# [Task to carry out]
The output should be the records themselves, given again exactly.

⁂

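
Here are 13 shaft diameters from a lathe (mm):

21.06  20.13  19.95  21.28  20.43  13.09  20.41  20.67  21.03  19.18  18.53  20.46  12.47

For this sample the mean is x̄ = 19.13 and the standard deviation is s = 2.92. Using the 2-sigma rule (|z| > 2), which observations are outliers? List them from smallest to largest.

12.47, 13.09

Cutoffs at x̄ ± 2s: 19.13 ± 2·2.92 = [13.29, 24.97].
12.47: z = -2.28, |z| > 2 → outlier.
13.09: z = -2.07, |z| > 2 → outlier.
Every other value lies within [13.29, 24.97].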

⁂

# [The answer]
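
Here are 13 shaft diameters from a lathe (mm):

21.06  20.13  19.95  21.28  20.43  13.09  20.41  20.67  21.03  19.18  18.53  20.46  12.47

For this sample the mean is x̄ = 19.13 and the standard deviation is s = 2.92. Using the 2-sigma rule (|z| > 2), which observations are outliers? List them from smallest to largest.

12.47, 13.09

Cutoffs at x̄ ± 2s: 19.13 ± 2·2.92 = [13.29, 24.97].
12.47: z = -2.28, |z| > 2 → outlier.
13.09: z = -2.07, |z| > 2 → outlier.
Every other value lies within [13.29, 24.97].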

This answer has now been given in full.